_WHAT THIS TASK INVOLVES:_ Retype, exactly as they appear below, the lines between the line holding "Answer: 21468" and the line holding "Answer: 480", both ends included.

_WORKING DATA:_
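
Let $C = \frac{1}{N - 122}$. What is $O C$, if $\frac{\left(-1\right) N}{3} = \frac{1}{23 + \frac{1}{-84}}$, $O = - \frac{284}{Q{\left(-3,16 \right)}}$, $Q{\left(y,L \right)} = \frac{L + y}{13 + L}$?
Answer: $\frac{7951858}{1532921} \approx 5.1874$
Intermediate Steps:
$Q{\left(y,L \right)} = \frac{L + y}{13 + L}$
$O = - \frac{8236}{13}$ ($O = - \frac{284}{\frac{1}{13 + 16} \left(16 - 3\right)} = - \frac{284}{\frac{1}{29} \cdot 13} = - \frac{284}{\frac{13}{29}} = \left(-284\right) \frac{29}{13} = - \frac{8236}{13} \approx -633.54$)
$N = - \frac{252}{1931}$ ($N = - \frac{3}{23 + \frac{1}{-84}} = - \frac{3}{23 - \frac{1}{84}} = - \frac{3}{\frac{1931}{84}} = \left(-3\right) \frac{84}{1931} = - \frac{252}{1931} \approx -0.1305$)
$C = - \frac{1931}{235834}$ ($C = \frac{1}{- \frac{252}{1931} - 122} = \frac{1}{- \frac{235834}{1931}} = - \frac{1931}{235834} \approx -0.008188$)
$O C = \left(- \frac{8236}{13}\right) \left(- \frac{1931}{235834}\right) = \frac{7951858}{1532921}$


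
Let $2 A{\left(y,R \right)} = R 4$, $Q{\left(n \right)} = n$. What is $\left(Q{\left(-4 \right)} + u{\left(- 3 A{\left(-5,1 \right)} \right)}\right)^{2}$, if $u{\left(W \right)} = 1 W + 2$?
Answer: $64$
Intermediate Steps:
$A{\left(y,R \right)} = 2 R$ ($A{\left(y,R \right)} = \frac{R 4}{2} = \frac{4 R}{2} = 2 R$)
$u{\left(W \right)} = 2 + W$ ($u{\left(W \right)} = W + 2 = 2 + W$)
$\left(Q{\left(-4 \right)} + u{\left(- 3 A{\left(-5,1 \right)} \right)}\right)^{2} = \left(-4 + \left(2 - 3 \cdot 2 \cdot 1\right)\right)^{2} = \left(-4 + \left(2 - 6\right)\right)^{2} = \left(-4 - 4\right)^{2} = \left(-8\right)^{2} = 64$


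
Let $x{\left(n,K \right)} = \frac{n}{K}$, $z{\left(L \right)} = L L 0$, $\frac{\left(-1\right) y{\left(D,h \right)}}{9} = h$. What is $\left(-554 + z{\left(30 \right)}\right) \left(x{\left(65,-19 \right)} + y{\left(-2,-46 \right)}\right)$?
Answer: $- \frac{4321754}{19} \approx -2.2746 \cdot 10^{5}$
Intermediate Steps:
$y{\left(D,h \right)} = - 9 h$
$z{\left(L \right)} = 0$ ($z{\left(L \right)} = L^{2} \cdot 0 = 0$)
$\left(-554 + z{\left(30 \right)}\right) \left(x{\left(65,-19 \right)} + y{\left(-2,-46 \right)}\right) = \left(-554 + 0\right) \left(\frac{65}{-19} - -414\right) = - 554 \left(65 \left(- \frac{1}{19}\right) + 414\right) = - 554 \left(- \frac{65}{19} + 414\right) = \left(-554\right) \frac{7801}{19} = - \frac{4321754}{19}$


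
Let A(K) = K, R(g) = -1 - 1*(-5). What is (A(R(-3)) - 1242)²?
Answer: 1532644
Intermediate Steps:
R(g) = 4 (R(g) = -1 + 5 = 4)
(A(R(-3)) - 1242)² = (4 - 1242)² = (-1238)² = 1532644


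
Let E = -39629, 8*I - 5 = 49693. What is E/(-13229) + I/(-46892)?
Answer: 7104404851/2481337072 ≈ 2.8631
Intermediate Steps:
I = 24849/4 (I = 5/8 + (⅛)*49693 = 5/8 + 49693/8 = 24849/4 ≈ 6212.3)
E/(-13229) + I/(-46892) = -39629/(-13229) + (24849/4)/(-46892) = -39629*(-1/13229) + (24849/4)*(-1/46892) = 39629/13229 - 24849/187568 = 7104404851/2481337072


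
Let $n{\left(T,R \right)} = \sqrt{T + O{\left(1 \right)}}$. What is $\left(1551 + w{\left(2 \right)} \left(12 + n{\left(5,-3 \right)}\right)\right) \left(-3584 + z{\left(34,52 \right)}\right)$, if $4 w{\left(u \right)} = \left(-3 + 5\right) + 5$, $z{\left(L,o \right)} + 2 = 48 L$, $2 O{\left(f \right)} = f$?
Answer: $-3071688 - \frac{6839 \sqrt{22}}{4} \approx -3.0797 \cdot 10^{6}$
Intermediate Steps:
$O{\left(f \right)} = \frac{f}{2}$
$z{\left(L,o \right)} = -2 + 48 L$
$w{\left(u \right)} = \frac{7}{4}$ ($w{\left(u \right)} = \frac{\left(-3 + 5\right) + 5}{4} = \frac{2 + 5}{4} = \frac{1}{4} \cdot 7 = \frac{7}{4}$)
$n{\left(T,R \right)} = \sqrt{\frac{1}{2} + T}$ ($n{\left(T,R \right)} = \sqrt{T + \frac{1}{2} \cdot 1} = \sqrt{T + \frac{1}{2}} = \sqrt{\frac{1}{2} + T}$)
$\left(1551 + w{\left(2 \right)} \left(12 + n{\left(5,-3 \right)}\right)\right) \left(-3584 + z{\left(34,52 \right)}\right) = \left(1551 + \frac{7 \left(12 + \frac{\sqrt{2 + 4 \cdot 5}}{2}\right)}{4}\right) \left(-3584 + \left(-2 + 48 \cdot 34\right)\right) = \left(1551 + \frac{7 \left(12 + \frac{\sqrt{2 + 20}}{2}\right)}{4}\right) \left(-3584 + \left(-2 + 1632\right)\right) = \left(1551 + \frac{7 \left(12 + \frac{\sqrt{22}}{2}\right)}{4}\right) \left(-3584 + 1630\right) = \left(1551 + \left(21 + \frac{7 \sqrt{22}}{8}\right)\right) \left(-1954\right) = \left(1572 + \frac{7 \sqrt{22}}{8}\right) \left(-1954\right) = -3071688 - \frac{6839 \sqrt{22}}{4}$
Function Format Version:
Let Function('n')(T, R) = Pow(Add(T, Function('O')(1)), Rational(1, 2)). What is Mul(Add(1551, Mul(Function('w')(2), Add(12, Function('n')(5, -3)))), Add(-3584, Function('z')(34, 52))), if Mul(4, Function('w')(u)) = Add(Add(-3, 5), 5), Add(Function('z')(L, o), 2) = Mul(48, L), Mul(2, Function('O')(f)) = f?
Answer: Add(-3071688, Mul(Rational(-6839, 4), Pow(22, Rational(1, 2)))) ≈ -3.0797e+6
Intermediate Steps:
Function('O')(f) = Mul(Rational(1, 2), f)
Function('z')(L, o) = Add(-2, Mul(48, L))
Function('w')(u) = Rational(7, 4) (Function('w')(u) = Mul(Rational(1, 4), Add(Add(-3, 5), 5)) = Mul(Rational(1, 4), Add(2, 5)) = Mul(Rational(1, 4), 7) = Rational(7, 4))
Function('n')(T, R) = Pow(Add(Rational(1, 2), T), Rational(1, 2)) (Function('n')(T, R) = Pow(Add(T, Mul(Rational(1, 2), 1)), Rational(1, 2)) = Pow(Add(T, Rational(1, 2)), Rational(1, 2)) = Pow(Add(Rational(1, 2), T), Rational(1, 2)))
Mul(Add(1551, Mul(Function('w')(2), Add(12, Function('n')(5, -3)))), Add(-3584, Function('z')(34, 52))) = Mul(Add(1551, Mul(Rational(7, 4), Add(12, Mul(Rational(1, 2), Pow(Add(2, Mul(4, 5)), Rational(1, 2)))))), Add(-3584, Add(-2, Mul(48, 34)))) = Mul(Add(1551, Mul(Rational(7, 4), Add(12, Mul(Rational(1, 2), Pow(Add(2, 20), Rational(1, 2)))))), Add(-3584, Add(-2, 1632))) = Mul(Add(1551, Mul(Rational(7, 4), Add(12, Mul(Rational(1, 2), Pow(22, Rational(1, 2)))))), Add(-3584, 1630)) = Mul(Add(1551, Add(21, Mul(Rational(7, 8), Pow(22, Rational(1, 2))))), -1954) = Mul(Add(1572, Mul(Rational(7, 8), Pow(22, Rational(1, 2)))), -1954) = Add(-3071688, Mul(Rational(-6839, 4), Pow(22, Rational(1, 2))))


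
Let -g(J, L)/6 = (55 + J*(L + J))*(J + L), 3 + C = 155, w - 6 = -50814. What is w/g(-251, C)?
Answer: -2117/616374 ≈ -0.0034346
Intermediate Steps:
w = -50808 (w = 6 - 50814 = -50808)
C = 152 (C = -3 + 155 = 152)
g(J, L) = -6*(55 + J*(J + L))*(J + L) (g(J, L) = -6*(55 + J*(L + J))*(J + L) = -6*(55 + J*(J + L))*(J + L))
w/g(-251, C) = -50808/(-330*(-251) - 330*152 - 6*(-251)³ - 12*152*(-251)² - 6*(-251)*152²) = -50808/(82830 - 50160 - 6*(-15813251) - 12*152*63001 - 6*(-251)*23104) = -50808/(82830 - 50160 + 94879506 - 114913824 + 34794624) = -50808/14792976 = -50808*1/14792976 = -2117/616374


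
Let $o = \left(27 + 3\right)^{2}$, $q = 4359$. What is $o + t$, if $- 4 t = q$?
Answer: $- \frac{759}{4} \approx -189.75$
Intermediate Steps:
$t = - \frac{4359}{4}$ ($t = \left(- \frac{1}{4}\right) 4359 = - \frac{4359}{4} \approx -1089.8$)
$o = 900$ ($o = 30^{2} = 900$)
$o + t = 900 - \frac{4359}{4} = - \frac{759}{4}$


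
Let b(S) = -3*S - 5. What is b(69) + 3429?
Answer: 3217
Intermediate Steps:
b(S) = -5 - 3*S
b(69) + 3429 = (-5 - 3*69) + 3429 = (-5 - 207) + 3429 = -212 + 3429 = 3217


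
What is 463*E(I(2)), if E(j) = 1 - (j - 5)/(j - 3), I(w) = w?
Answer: -926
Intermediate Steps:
E(j) = 1 - (-5 + j)/(-3 + j)
463*E(I(2)) = 463*(2/(-3 + 2)) = 463*(2/(-1)) = 463*(2*(-1)) = 463*(-2) = -926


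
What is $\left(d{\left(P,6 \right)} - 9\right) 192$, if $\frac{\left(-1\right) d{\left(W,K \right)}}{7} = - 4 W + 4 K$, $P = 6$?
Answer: $-1728$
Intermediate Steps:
$d{\left(W,K \right)} = - 28 K + 28 W$ ($d{\left(W,K \right)} = - 7 \left(- 4 W + 4 K\right) = - 28 K + 28 W$)
$\left(d{\left(P,6 \right)} - 9\right) 192 = \left(\left(\left(-28\right) 6 + 28 \cdot 6\right) - 9\right) 192 = \left(\left(-168 + 168\right) - 9\right) 192 = \left(0 - 9\right) 192 = \left(-9\right) 192 = -1728$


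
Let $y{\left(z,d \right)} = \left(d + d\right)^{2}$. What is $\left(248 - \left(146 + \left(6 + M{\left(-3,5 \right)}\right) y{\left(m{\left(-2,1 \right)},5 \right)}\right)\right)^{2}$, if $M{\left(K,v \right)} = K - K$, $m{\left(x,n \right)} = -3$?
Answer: $248004$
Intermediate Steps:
$y{\left(z,d \right)} = 4 d^{2}$ ($y{\left(z,d \right)} = \left(2 d\right)^{2} = 4 d^{2}$)
$M{\left(K,v \right)} = 0$
$\left(248 - \left(146 + \left(6 + M{\left(-3,5 \right)}\right) y{\left(m{\left(-2,1 \right)},5 \right)}\right)\right)^{2} = \left(248 - \left(146 + \left(6 + 0\right) 4 \cdot 5^{2}\right)\right)^{2} = \left(248 - \left(146 + 6 \cdot 4 \cdot 25\right)\right)^{2} = \left(248 - \left(146 + 6 \cdot 100\right)\right)^{2} = \left(248 - 746\right)^{2} = \left(-498\right)^{2} = 248004$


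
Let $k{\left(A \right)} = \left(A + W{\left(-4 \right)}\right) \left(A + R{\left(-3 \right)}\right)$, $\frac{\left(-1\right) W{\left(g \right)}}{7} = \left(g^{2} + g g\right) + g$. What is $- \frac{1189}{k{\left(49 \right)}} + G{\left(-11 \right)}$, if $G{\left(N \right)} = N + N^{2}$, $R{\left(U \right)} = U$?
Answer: $\frac{745009}{6762} \approx 110.18$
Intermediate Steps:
$W{\left(g \right)} = - 14 g^{2} - 7 g$ ($W{\left(g \right)} = - 7 \left(\left(g^{2} + g g\right) + g\right) = - 7 \left(\left(g^{2} + g^{2}\right) + g\right) = - 7 \left(2 g^{2} + g\right) = - 7 \left(g + 2 g^{2}\right) = - 14 g^{2} - 7 g$)
$k{\left(A \right)} = \left(-196 + A\right) \left(-3 + A\right)$ ($k{\left(A \right)} = \left(A - - 28 \left(1 + 2 \left(-4\right)\right)\right) \left(A - 3\right) = \left(A - - 28 \left(1 - 8\right)\right) \left(-3 + A\right) = \left(A - \left(-28\right) \left(-7\right)\right) \left(-3 + A\right) = \left(A - 196\right) \left(-3 + A\right) = \left(-196 + A\right) \left(-3 + A\right)$)
$- \frac{1189}{k{\left(49 \right)}} + G{\left(-11 \right)} = - \frac{1189}{588 + 49^{2} - 9751} - 11 \left(1 - 11\right) = - \frac{1189}{588 + 2401 - 9751} - -110 = - \frac{1189}{-6762} + 110 = \left(-1189\right) \left(- \frac{1}{6762}\right) + 110 = \frac{1189}{6762} + 110 = \frac{745009}{6762}$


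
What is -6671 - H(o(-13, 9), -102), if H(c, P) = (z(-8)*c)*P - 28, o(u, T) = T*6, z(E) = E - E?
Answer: -6643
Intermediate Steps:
z(E) = 0
o(u, T) = 6*T
H(c, P) = -28 (H(c, P) = (0*c)*P - 28 = 0*P - 28 = 0 - 28 = -28)
-6671 - H(o(-13, 9), -102) = -6671 - 1*(-28) = -6671 + 28 = -6643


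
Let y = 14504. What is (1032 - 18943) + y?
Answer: -3407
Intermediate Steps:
(1032 - 18943) + y = (1032 - 18943) + 14504 = -17911 + 14504 = -3407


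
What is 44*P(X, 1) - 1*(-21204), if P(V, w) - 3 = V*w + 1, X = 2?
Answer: 21468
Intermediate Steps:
P(V, w) = 4 + V*w (P(V, w) = 3 + (V*w + 1) = 3 + (1 + V*w) = 4 + V*w)
44*P(X, 1) - 1*(-21204) = 44*(4 + 2*1) - 1*(-21204) = 44*(4 + 2) + 21204 = 44*6 + 21204 = 264 + 21204 = 21468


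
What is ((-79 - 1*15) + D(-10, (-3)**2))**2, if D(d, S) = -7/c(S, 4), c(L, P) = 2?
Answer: 38025/4 ≈ 9506.3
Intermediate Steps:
D(d, S) = -7/2
((-79 - 1*15) + D(-10, (-3)**2))**2 = ((-79 - 1*15) - 7/2)**2 = ((-79 - 15) - 7/2)**2 = (-94 - 7/2)**2 = (-195/2)**2 = 38025/4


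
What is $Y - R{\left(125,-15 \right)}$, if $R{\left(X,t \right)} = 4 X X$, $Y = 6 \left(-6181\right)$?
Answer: $-99586$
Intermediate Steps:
$Y = -37086$
$R{\left(X,t \right)} = 4 X^{2}$
$Y - R{\left(125,-15 \right)} = -37086 - 4 \cdot 125^{2} = -37086 - 4 \cdot 15625 = -37086 - 62500 = -99586$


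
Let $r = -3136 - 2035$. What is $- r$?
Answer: $5171$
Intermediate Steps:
$r = -5171$ ($r = -3136 - 2035 = -5171$)
$- r = \left(-1\right) \left(-5171\right) = 5171$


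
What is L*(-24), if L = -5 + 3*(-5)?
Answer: 480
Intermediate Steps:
L = -20 (L = -5 - 15 = -20)
L*(-24) = -20*(-24) = 480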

_YOUR SOLUTION:_
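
Answer: 21468
Intermediate Steps:
P(V, w) = 4 + V*w (P(V, w) = 3 + (V*w + 1) = 3 + (1 + V*w) = 4 + V*w)
44*P(X, 1) - 1*(-21204) = 44*(4 + 2*1) - 1*(-21204) = 44*(4 + 2) + 21204 = 44*6 + 21204 = 264 + 21204 = 21468


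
What is ((-79 - 1*15) + D(-10, (-3)**2))**2, if D(d, S) = -7/c(S, 4), c(L, P) = 2?
Answer: 38025/4 ≈ 9506.3
Intermediate Steps:
D(d, S) = -7/2
((-79 - 1*15) + D(-10, (-3)**2))**2 = ((-79 - 1*15) - 7/2)**2 = ((-79 - 15) - 7/2)**2 = (-94 - 7/2)**2 = (-195/2)**2 = 38025/4


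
What is $Y - R{\left(125,-15 \right)}$, if $R{\left(X,t \right)} = 4 X X$, $Y = 6 \left(-6181\right)$?
Answer: $-99586$
Intermediate Steps:
$Y = -37086$
$R{\left(X,t \right)} = 4 X^{2}$
$Y - R{\left(125,-15 \right)} = -37086 - 4 \cdot 125^{2} = -37086 - 4 \cdot 15625 = -37086 - 62500 = -99586$


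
Let $r = -3136 - 2035$. What is $- r$?
Answer: $5171$
Intermediate Steps:
$r = -5171$ ($r = -3136 - 2035 = -5171$)
$- r = \left(-1\right) \left(-5171\right) = 5171$


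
What is L*(-24), if L = -5 + 3*(-5)?
Answer: 480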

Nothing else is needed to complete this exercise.